[Record excerpts]
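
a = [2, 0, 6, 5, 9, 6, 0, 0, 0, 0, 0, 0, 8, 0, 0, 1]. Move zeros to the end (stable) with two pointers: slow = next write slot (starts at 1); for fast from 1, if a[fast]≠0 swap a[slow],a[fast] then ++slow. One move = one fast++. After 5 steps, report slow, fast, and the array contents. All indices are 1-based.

slow=1 fast=1: a[fast]=2≠0 swap→a[1]=2, slow++,fast++
slow=2 fast=2: a[fast]=0, fast++
slow=2 fast=3: a[fast]=6≠0 swap→a[2]=6, slow++,fast++
slow=3 fast=4: a[fast]=5≠0 swap→a[3]=5, slow++,fast++
slow=4 fast=5: a[fast]=9≠0 swap→a[4]=9, slow++,fast++

slow=5, fast=6, a=[2, 6, 5, 9, 0, 6, 0, 0, 0, 0, 0, 0, 8, 0, 0, 1]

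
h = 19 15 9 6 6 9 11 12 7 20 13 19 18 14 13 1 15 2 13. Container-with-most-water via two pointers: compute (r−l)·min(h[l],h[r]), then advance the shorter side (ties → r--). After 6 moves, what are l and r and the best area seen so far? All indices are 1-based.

[1,19] min(19,13)*18=234 best=234 * → r--
[1,18] min(19,2)*17=34 best=234 → r--
[1,17] min(19,15)*16=240 best=240 * → r--
[1,16] min(19,1)*15=15 best=240 → r--
[1,15] min(19,13)*14=182 best=240 → r--
[1,14] min(19,14)*13=182 best=240 → r--

l=1, r=13, best area=240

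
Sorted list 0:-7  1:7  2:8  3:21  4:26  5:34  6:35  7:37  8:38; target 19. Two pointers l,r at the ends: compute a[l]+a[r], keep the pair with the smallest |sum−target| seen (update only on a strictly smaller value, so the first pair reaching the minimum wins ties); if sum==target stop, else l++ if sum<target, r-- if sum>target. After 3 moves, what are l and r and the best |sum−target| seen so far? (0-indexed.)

l=0 r=8: -7+38=31 d=12 *, r--
l=0 r=7: -7+37=30 d=11 *, r--
l=0 r=6: -7+35=28 d=9 *, r--

l=0, r=5, best |Δ|=9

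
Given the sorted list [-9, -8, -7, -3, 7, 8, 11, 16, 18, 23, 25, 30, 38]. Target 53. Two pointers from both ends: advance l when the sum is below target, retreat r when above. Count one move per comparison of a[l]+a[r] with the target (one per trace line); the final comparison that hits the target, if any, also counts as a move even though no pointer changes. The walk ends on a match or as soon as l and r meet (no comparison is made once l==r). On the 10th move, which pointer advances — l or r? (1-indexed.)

l

l=1 r=13: -9+38=29 <53, l++
l=2 r=13: -8+38=30 <53, l++
l=3 r=13: -7+38=31 <53, l++
l=4 r=13: -3+38=35 <53, l++
l=5 r=13: 7+38=45 <53, l++
l=6 r=13: 8+38=46 <53, l++
l=7 r=13: 11+38=49 <53, l++
l=8 r=13: 16+38=54 >53, r--
l=8 r=12: 16+30=46 <53, l++
l=9 r=12: 18+30=48 <53, l++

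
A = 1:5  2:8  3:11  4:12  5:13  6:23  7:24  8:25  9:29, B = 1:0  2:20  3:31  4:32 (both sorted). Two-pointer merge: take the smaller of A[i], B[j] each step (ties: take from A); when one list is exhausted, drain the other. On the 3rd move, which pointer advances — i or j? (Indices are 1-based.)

[i=1,j=1] A[i]=5>B[j]=0 take 0 → j++
[i=1,j=2] A[i]=5<=B[j]=20 take 5 → i++
[i=2,j=2] A[i]=8<=B[j]=20 take 8 → i++

i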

[Problem requirements] Write out exactly each line of the entries, starting at the one containing "Given the sorted" and finishing with the last line.

[Solution to this task]
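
Given the sorted list [-9, -8, -7, -3, 7, 8, 11, 16, 18, 23, 25, 30, 38]. Target 53. Two pointers from both ends: advance l when the sum is below target, retreat r when above. Count one move per comparison of a[l]+a[r] with the target (one per trace line); the final comparison that hits the target, if any, also counts as a move even though no pointer changes. The walk ends on a match or as soon as l and r meet (no comparison is made once l==r). On the 10th move, which pointer advances — l or r? (1-indexed.)

l

l=1 r=13: -9+38=29 <53, l++
l=2 r=13: -8+38=30 <53, l++
l=3 r=13: -7+38=31 <53, l++
l=4 r=13: -3+38=35 <53, l++
l=5 r=13: 7+38=45 <53, l++
l=6 r=13: 8+38=46 <53, l++
l=7 r=13: 11+38=49 <53, l++
l=8 r=13: 16+38=54 >53, r--
l=8 r=12: 16+30=46 <53, l++
l=9 r=12: 18+30=48 <53, l++

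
A = 1:5  2:8  3:11  4:12  5:13  6:23  7:24  8:25  9:29, B = 1:0  2:20  3:31  4:32 (both sorted). Two-pointer merge: take the smaller of A[i], B[j] each step (ties: take from A); when one list is exhausted, drain the other. On the 3rd move, which pointer advances — i or j? (Indices are 1-based.)

[i=1,j=1] A[i]=5>B[j]=0 take 0 → j++
[i=1,j=2] A[i]=5<=B[j]=20 take 5 → i++
[i=2,j=2] A[i]=8<=B[j]=20 take 8 → i++

i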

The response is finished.